Source data START

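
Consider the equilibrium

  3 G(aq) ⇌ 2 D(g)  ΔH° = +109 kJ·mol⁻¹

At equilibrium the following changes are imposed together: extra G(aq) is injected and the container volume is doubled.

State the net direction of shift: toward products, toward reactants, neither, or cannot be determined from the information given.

Adding G (aq), a reactant, drives the reaction to the right.
Gas moles: reactants 0, products 2 (Δn_gas = +2). Expansion shifts the system toward the side with more moles of gas — to the right.
All effects act in the same direction — net shift to the right.

right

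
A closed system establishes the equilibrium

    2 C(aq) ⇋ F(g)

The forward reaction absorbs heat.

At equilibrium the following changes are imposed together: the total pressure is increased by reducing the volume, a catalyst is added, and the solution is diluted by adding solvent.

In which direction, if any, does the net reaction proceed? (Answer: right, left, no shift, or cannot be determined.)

Gas moles: reactants 0, products 1 (Δn_gas = +1). Compression shifts the system toward the side with fewer moles of gas — to the left.
A catalyst speeds both forward and reverse rates equally; it changes neither Q nor K — no shift from this change.
Dilution lowers every aqueous concentration by the same factor. Δn_aq = 0 − 2 = -2, so the system shifts toward the side with more dissolved moles — to the left.
Only the nonzero effect(s) matter; the net shift is to the left.

left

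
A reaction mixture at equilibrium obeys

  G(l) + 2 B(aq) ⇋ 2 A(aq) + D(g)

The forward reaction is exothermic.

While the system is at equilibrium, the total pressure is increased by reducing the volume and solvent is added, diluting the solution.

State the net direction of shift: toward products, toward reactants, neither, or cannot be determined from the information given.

left

Gas moles: reactants 0, products 1 (Δn_gas = +1). Compression shifts the system toward the side with fewer moles of gas — to the left.
Dilution scales every aqueous concentration by the same factor. Δn_aq = 2 − 2 = 0, so Q is unchanged — no shift.
Only the nonzero effect(s) matter; the net shift is to the left.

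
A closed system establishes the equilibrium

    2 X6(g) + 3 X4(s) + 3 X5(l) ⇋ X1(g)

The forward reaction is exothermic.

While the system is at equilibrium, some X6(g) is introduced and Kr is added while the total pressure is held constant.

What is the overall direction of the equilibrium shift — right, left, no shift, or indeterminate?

Adding X6 (g), a reactant, drives the reaction to the right.
Adding inert gas at constant total pressure expands the volume and lowers every reacting partial pressure. With Δn_gas = 1 − 2 = -1, Q moves away from K toward the side with fewer gas moles, so the system shifts toward the side with more gas moles — to the left.
The individual effects push in opposite directions; without quantitative information the net direction cannot be determined.

cannot be determined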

Source data END

Task brief:
Extract all the entries word for word.

Task output:
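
Consider the equilibrium

  3 G(aq) ⇌ 2 D(g)  ΔH° = +109 kJ·mol⁻¹

At equilibrium the following changes are imposed together: extra G(aq) is injected and the container volume is doubled.

State the net direction of shift: toward products, toward reactants, neither, or cannot be determined from the information given.

Adding G (aq), a reactant, drives the reaction to the right.
Gas moles: reactants 0, products 2 (Δn_gas = +2). Expansion shifts the system toward the side with more moles of gas — to the right.
All effects act in the same direction — net shift to the right.

right

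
A closed system establishes the equilibrium

    2 C(aq) ⇋ F(g)

The forward reaction absorbs heat.

At equilibrium the following changes are imposed together: the total pressure is increased by reducing the volume, a catalyst is added, and the solution is diluted by adding solvent.

In which direction, if any, does the net reaction proceed? (Answer: right, left, no shift, or cannot be determined.)

Gas moles: reactants 0, products 1 (Δn_gas = +1). Compression shifts the system toward the side with fewer moles of gas — to the left.
A catalyst speeds both forward and reverse rates equally; it changes neither Q nor K — no shift from this change.
Dilution lowers every aqueous concentration by the same factor. Δn_aq = 0 − 2 = -2, so the system shifts toward the side with more dissolved moles — to the left.
Only the nonzero effect(s) matter; the net shift is to the left.

left

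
A reaction mixture at equilibrium obeys

  G(l) + 2 B(aq) ⇋ 2 A(aq) + D(g)

The forward reaction is exothermic.

While the system is at equilibrium, the total pressure is increased by reducing the volume and solvent is added, diluting the solution.

State the net direction of shift: toward products, toward reactants, neither, or cannot be determined from the information given.

left

Gas moles: reactants 0, products 1 (Δn_gas = +1). Compression shifts the system toward the side with fewer moles of gas — to the left.
Dilution scales every aqueous concentration by the same factor. Δn_aq = 2 − 2 = 0, so Q is unchanged — no shift.
Only the nonzero effect(s) matter; the net shift is to the left.

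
A closed system establishes the equilibrium

    2 X6(g) + 3 X4(s) + 3 X5(l) ⇋ X1(g)

The forward reaction is exothermic.

While the system is at equilibrium, some X6(g) is introduced and Kr is added while the total pressure is held constant.

What is the overall direction of the equilibrium shift — right, left, no shift, or indeterminate?

Adding X6 (g), a reactant, drives the reaction to the right.
Adding inert gas at constant total pressure expands the volume and lowers every reacting partial pressure. With Δn_gas = 1 − 2 = -1, Q moves away from K toward the side with fewer gas moles, so the system shifts toward the side with more gas moles — to the left.
The individual effects push in opposite directions; without quantitative information the net direction cannot be determined.

cannot be determined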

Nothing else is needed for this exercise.